## Aim of the task
This task requires every entry to be set down again exactly.

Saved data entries
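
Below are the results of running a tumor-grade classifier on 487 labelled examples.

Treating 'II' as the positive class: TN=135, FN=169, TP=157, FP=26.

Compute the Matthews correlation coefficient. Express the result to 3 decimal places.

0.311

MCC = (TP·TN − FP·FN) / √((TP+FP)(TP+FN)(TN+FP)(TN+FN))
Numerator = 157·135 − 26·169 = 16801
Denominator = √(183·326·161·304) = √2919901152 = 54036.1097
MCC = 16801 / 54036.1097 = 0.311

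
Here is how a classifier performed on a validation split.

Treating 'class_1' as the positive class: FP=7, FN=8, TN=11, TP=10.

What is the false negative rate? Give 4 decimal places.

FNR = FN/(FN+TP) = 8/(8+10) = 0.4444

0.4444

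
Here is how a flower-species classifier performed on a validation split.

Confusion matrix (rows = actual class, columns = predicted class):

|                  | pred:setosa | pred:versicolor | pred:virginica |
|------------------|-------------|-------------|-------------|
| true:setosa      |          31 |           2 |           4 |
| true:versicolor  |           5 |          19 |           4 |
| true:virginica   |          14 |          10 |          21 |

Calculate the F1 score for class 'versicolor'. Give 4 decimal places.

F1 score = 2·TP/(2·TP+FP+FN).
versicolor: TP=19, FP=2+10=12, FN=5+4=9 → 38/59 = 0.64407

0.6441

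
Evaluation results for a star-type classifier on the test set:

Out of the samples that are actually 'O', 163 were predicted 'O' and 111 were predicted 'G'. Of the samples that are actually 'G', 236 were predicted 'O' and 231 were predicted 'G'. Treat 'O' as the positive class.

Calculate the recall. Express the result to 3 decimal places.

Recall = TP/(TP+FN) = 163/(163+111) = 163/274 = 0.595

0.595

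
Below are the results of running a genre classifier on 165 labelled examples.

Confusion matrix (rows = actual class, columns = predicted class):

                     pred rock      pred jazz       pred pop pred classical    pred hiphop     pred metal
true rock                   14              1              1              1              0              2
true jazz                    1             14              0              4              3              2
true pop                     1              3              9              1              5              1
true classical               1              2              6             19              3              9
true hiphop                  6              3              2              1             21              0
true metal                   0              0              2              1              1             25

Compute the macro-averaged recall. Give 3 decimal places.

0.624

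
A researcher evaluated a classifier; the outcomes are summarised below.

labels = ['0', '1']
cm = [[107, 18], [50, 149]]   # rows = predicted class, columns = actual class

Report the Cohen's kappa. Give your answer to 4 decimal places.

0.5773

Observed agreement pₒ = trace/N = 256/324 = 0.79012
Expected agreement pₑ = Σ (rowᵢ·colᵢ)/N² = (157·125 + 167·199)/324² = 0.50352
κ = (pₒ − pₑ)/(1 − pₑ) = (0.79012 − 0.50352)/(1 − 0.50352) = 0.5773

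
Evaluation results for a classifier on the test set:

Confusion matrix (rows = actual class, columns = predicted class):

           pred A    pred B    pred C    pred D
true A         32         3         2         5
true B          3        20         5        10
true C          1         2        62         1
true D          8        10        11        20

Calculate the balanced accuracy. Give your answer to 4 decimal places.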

## Response area
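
Below are the results of running a tumor-grade classifier on 487 labelled examples.

Treating 'II' as the positive class: TN=135, FN=169, TP=157, FP=26.

Compute the Matthews correlation coefficient. Express the result to 3 decimal places.

0.311

MCC = (TP·TN − FP·FN) / √((TP+FP)(TP+FN)(TN+FP)(TN+FN))
Numerator = 157·135 − 26·169 = 16801
Denominator = √(183·326·161·304) = √2919901152 = 54036.1097
MCC = 16801 / 54036.1097 = 0.311

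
Here is how a classifier performed on a validation split.

Treating 'class_1' as the positive class: FP=7, FN=8, TN=11, TP=10.

What is the false negative rate? Give 4 decimal places.

FNR = FN/(FN+TP) = 8/(8+10) = 0.4444

0.4444

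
Here is how a flower-species classifier performed on a validation split.

Confusion matrix (rows = actual class, columns = predicted class):

|                  | pred:setosa | pred:versicolor | pred:virginica |
|------------------|-------------|-------------|-------------|
| true:setosa      |          31 |           2 |           4 |
| true:versicolor  |           5 |          19 |           4 |
| true:virginica   |          14 |          10 |          21 |

Calculate the F1 score for class 'versicolor'. Give 4 decimal places.

F1 score = 2·TP/(2·TP+FP+FN).
versicolor: TP=19, FP=2+10=12, FN=5+4=9 → 38/59 = 0.64407

0.6441

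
Evaluation results for a star-type classifier on the test set:

Out of the samples that are actually 'O', 163 were predicted 'O' and 111 were predicted 'G'. Of the samples that are actually 'G', 236 were predicted 'O' and 231 were predicted 'G'. Treat 'O' as the positive class.

Calculate the recall. Express the result to 3 decimal places.

Recall = TP/(TP+FN) = 163/(163+111) = 163/274 = 0.595

0.595

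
Below are the results of running a genre classifier on 165 labelled examples.

Confusion matrix (rows = actual class, columns = predicted class):

                     pred rock      pred jazz       pred pop pred classical    pred hiphop     pred metal
true rock                   14              1              1              1              0              2
true jazz                    1             14              0              4              3              2
true pop                     1              3              9              1              5              1
true classical               1              2              6             19              3              9
true hiphop                  6              3              2              1             21              0
true metal                   0              0              2              1              1             25

Compute the macro-averaged recall. Give 3 decimal places.

0.624

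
A researcher evaluated a classifier; the outcomes are summarised below.

labels = ['0', '1']
cm = [[107, 18], [50, 149]]   # rows = predicted class, columns = actual class

Report the Cohen's kappa. Give your answer to 4 decimal places.

0.5773

Observed agreement pₒ = trace/N = 256/324 = 0.79012
Expected agreement pₑ = Σ (rowᵢ·colᵢ)/N² = (157·125 + 167·199)/324² = 0.50352
κ = (pₒ − pₑ)/(1 − pₑ) = (0.79012 − 0.50352)/(1 − 0.50352) = 0.5773

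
Evaluation results for a classifier on the test set:

Confusion matrix (rows = actual class, columns = predicted class):

           pred A    pred B    pred C    pred D
true A         32         3         2         5
true B          3        20         5        10
true C          1         2        62         1
true D          8        10        11        20

Calculate the balanced accuracy. Give your answer to 4 decimal places.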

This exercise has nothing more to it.